INFORMATION GIVEN below:
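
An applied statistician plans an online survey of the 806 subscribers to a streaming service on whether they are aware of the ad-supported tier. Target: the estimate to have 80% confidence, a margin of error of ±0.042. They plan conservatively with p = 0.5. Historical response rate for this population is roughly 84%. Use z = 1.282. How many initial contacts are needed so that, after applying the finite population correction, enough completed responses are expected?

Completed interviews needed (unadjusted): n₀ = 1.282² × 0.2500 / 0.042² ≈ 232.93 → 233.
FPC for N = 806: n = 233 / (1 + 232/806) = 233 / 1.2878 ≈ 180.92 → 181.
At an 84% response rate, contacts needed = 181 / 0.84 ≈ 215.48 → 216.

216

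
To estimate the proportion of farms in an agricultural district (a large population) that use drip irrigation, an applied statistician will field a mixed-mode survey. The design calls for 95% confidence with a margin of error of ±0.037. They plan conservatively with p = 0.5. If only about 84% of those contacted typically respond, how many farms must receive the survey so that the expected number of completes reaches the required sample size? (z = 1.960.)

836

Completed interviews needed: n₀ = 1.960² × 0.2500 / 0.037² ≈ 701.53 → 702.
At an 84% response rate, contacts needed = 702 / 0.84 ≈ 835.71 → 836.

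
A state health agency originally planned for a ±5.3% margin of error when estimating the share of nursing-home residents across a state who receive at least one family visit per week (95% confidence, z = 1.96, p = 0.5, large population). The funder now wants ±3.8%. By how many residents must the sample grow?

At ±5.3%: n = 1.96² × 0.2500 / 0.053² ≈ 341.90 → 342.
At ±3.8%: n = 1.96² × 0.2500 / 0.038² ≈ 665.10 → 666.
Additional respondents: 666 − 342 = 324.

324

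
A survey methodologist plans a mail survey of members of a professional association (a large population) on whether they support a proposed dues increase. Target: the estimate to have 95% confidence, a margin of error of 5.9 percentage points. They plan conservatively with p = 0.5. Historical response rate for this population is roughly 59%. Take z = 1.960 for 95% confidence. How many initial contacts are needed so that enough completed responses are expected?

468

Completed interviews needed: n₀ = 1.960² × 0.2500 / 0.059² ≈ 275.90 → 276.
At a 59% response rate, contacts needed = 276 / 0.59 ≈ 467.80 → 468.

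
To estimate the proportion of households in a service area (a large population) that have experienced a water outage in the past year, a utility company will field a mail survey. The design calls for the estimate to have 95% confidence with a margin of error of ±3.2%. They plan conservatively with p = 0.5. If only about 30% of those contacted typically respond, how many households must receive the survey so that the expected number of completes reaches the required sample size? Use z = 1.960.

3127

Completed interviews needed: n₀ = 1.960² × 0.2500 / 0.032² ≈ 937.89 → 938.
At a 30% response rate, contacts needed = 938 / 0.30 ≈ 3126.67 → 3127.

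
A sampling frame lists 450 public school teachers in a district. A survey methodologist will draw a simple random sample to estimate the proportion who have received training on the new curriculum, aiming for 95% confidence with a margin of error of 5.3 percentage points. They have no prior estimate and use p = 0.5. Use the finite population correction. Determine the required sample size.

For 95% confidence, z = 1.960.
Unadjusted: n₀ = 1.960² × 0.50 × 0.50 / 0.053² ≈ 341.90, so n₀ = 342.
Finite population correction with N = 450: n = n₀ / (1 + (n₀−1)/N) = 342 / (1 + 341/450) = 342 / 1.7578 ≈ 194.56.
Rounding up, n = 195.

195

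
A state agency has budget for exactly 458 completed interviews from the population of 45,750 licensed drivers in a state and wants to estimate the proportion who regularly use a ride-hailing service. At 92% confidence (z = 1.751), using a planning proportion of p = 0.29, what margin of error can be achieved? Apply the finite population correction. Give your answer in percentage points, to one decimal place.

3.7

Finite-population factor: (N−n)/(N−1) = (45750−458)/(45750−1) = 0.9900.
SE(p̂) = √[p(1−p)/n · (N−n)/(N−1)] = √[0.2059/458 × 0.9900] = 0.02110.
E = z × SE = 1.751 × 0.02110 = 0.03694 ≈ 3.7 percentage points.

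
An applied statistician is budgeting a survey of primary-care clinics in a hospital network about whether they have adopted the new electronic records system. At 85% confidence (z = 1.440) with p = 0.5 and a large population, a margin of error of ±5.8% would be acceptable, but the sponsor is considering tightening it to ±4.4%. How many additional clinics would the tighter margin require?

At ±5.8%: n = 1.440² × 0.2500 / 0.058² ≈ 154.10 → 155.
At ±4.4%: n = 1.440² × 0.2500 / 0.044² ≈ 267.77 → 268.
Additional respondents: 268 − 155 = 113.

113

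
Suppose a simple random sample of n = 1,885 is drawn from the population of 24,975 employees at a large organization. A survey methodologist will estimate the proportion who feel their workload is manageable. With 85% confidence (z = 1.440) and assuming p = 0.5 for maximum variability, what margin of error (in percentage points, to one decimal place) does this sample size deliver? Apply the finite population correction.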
End of INFORMATION GIVEN.
§ WORK TO COMPLETE: All of the data, start to finish: please output it exactly.

§ WRITTEN RESPONSE:
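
An applied statistician plans an online survey of the 806 subscribers to a streaming service on whether they are aware of the ad-supported tier. Target: the estimate to have 80% confidence, a margin of error of ±0.042. They plan conservatively with p = 0.5. Historical response rate for this population is roughly 84%. Use z = 1.282. How many initial contacts are needed so that, after applying the finite population correction, enough completed responses are expected?

Completed interviews needed (unadjusted): n₀ = 1.282² × 0.2500 / 0.042² ≈ 232.93 → 233.
FPC for N = 806: n = 233 / (1 + 232/806) = 233 / 1.2878 ≈ 180.92 → 181.
At an 84% response rate, contacts needed = 181 / 0.84 ≈ 215.48 → 216.

216

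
To estimate the proportion of farms in an agricultural district (a large population) that use drip irrigation, an applied statistician will field a mixed-mode survey. The design calls for 95% confidence with a margin of error of ±0.037. They plan conservatively with p = 0.5. If only about 84% of those contacted typically respond, how many farms must receive the survey so that the expected number of completes reaches the required sample size? (z = 1.960.)

836

Completed interviews needed: n₀ = 1.960² × 0.2500 / 0.037² ≈ 701.53 → 702.
At an 84% response rate, contacts needed = 702 / 0.84 ≈ 835.71 → 836.

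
A state health agency originally planned for a ±5.3% margin of error when estimating the share of nursing-home residents across a state who receive at least one family visit per week (95% confidence, z = 1.96, p = 0.5, large population). The funder now wants ±3.8%. By how many residents must the sample grow?

At ±5.3%: n = 1.96² × 0.2500 / 0.053² ≈ 341.90 → 342.
At ±3.8%: n = 1.96² × 0.2500 / 0.038² ≈ 665.10 → 666.
Additional respondents: 666 − 342 = 324.

324

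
A survey methodologist plans a mail survey of members of a professional association (a large population) on whether they support a proposed dues increase. Target: the estimate to have 95% confidence, a margin of error of 5.9 percentage points. They plan conservatively with p = 0.5. Historical response rate for this population is roughly 59%. Take z = 1.960 for 95% confidence. How many initial contacts are needed so that enough completed responses are expected?

468

Completed interviews needed: n₀ = 1.960² × 0.2500 / 0.059² ≈ 275.90 → 276.
At a 59% response rate, contacts needed = 276 / 0.59 ≈ 467.80 → 468.

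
To estimate the proportion of households in a service area (a large population) that have experienced a water outage in the past year, a utility company will field a mail survey. The design calls for the estimate to have 95% confidence with a margin of error of ±3.2%. They plan conservatively with p = 0.5. If only about 30% of those contacted typically respond, how many households must receive the survey so that the expected number of completes reaches the required sample size? Use z = 1.960.

3127

Completed interviews needed: n₀ = 1.960² × 0.2500 / 0.032² ≈ 937.89 → 938.
At a 30% response rate, contacts needed = 938 / 0.30 ≈ 3126.67 → 3127.

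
A sampling frame lists 450 public school teachers in a district. A survey methodologist will draw a simple random sample to estimate the proportion who have received training on the new curriculum, aiming for 95% confidence with a margin of error of 5.3 percentage points. They have no prior estimate and use p = 0.5. Use the finite population correction. Determine the required sample size.

For 95% confidence, z = 1.960.
Unadjusted: n₀ = 1.960² × 0.50 × 0.50 / 0.053² ≈ 341.90, so n₀ = 342.
Finite population correction with N = 450: n = n₀ / (1 + (n₀−1)/N) = 342 / (1 + 341/450) = 342 / 1.7578 ≈ 194.56.
Rounding up, n = 195.

195

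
A state agency has budget for exactly 458 completed interviews from the population of 45,750 licensed drivers in a state and wants to estimate the proportion who regularly use a ride-hailing service. At 92% confidence (z = 1.751), using a planning proportion of p = 0.29, what margin of error can be achieved? Apply the finite population correction. Give your answer in percentage points, to one decimal place.

3.7

Finite-population factor: (N−n)/(N−1) = (45750−458)/(45750−1) = 0.9900.
SE(p̂) = √[p(1−p)/n · (N−n)/(N−1)] = √[0.2059/458 × 0.9900] = 0.02110.
E = z × SE = 1.751 × 0.02110 = 0.03694 ≈ 3.7 percentage points.

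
An applied statistician is budgeting a survey of primary-care clinics in a hospital network about whether they have adopted the new electronic records system. At 85% confidence (z = 1.440) with p = 0.5 and a large population, a margin of error of ±5.8% would be acceptable, but the sponsor is considering tightening it to ±4.4%. How many additional clinics would the tighter margin require?

At ±5.8%: n = 1.440² × 0.2500 / 0.058² ≈ 154.10 → 155.
At ±4.4%: n = 1.440² × 0.2500 / 0.044² ≈ 267.77 → 268.
Additional respondents: 268 − 155 = 113.

113

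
Suppose a simple random sample of n = 1,885 is drawn from the population of 24,975 employees at a large organization. A survey methodologist will estimate the proportion who feel their workload is manageable. With 85% confidence (z = 1.440) and assuming p = 0.5 for maximum variability, what margin of error (in percentage points, to one decimal place) does this sample size deliver? Apply the finite population correction.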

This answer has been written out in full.